** PROVIDED ENTRIES follows **
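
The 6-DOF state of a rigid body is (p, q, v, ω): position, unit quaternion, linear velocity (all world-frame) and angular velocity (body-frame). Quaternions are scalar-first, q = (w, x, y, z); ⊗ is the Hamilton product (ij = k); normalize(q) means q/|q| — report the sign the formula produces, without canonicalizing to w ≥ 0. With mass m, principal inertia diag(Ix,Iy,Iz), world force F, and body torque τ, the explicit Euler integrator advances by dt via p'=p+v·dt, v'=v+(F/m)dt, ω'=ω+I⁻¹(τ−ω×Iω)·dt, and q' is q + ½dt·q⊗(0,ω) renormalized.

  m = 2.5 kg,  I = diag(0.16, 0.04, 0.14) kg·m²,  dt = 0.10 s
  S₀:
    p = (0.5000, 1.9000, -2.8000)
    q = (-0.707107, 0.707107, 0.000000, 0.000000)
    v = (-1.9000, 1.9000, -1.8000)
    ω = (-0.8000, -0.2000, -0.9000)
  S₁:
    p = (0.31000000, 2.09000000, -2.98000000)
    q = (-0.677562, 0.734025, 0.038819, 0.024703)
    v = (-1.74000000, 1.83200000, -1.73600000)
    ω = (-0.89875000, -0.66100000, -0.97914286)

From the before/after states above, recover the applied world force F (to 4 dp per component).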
** End of PROVIDED ENTRIES **
*TASK OBJECTIVE*. The assignment is to restate, word for word, each line from the one containing "q = (-0.677562, 0.734025, 0.038819, 0.024703)" through the final line of the material above.

*RESULT FOR THIS EXERCISE*.
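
    q = (-0.677562, 0.734025, 0.038819, 0.024703)
    v = (-1.74000000, 1.83200000, -1.73600000)
    ω = (-0.89875000, -0.66100000, -0.97914286)

From the before/after states above, recover the applied world force F (to 4 dp per component).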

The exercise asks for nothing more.